EXERCISE REQUIREMENTS >> Nothing but an exact repetition of the entries should appear in the answer.

=-=-=-=-=

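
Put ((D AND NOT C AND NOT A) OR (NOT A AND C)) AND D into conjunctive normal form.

NOT A AND D

((D AND NOT C AND NOT A) OR (NOT A AND C)) AND D
⇔ (D OR NOT A) AND (D OR C) AND (NOT C OR NOT A) AND (NOT C OR C) AND (NOT A OR NOT A) AND (NOT A OR C) AND D
⇔ NOT A AND D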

=-=-=-=-=

RESULT OF THE EXERCISE >>
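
Put ((D AND NOT C AND NOT A) OR (NOT A AND C)) AND D into conjunctive normal form.

NOT A AND D

((D AND NOT C AND NOT A) OR (NOT A AND C)) AND D
⇔ (D OR NOT A) AND (D OR C) AND (NOT C OR NOT A) AND (NOT C OR C) AND (NOT A OR NOT A) AND (NOT A OR C) AND D
⇔ NOT A AND D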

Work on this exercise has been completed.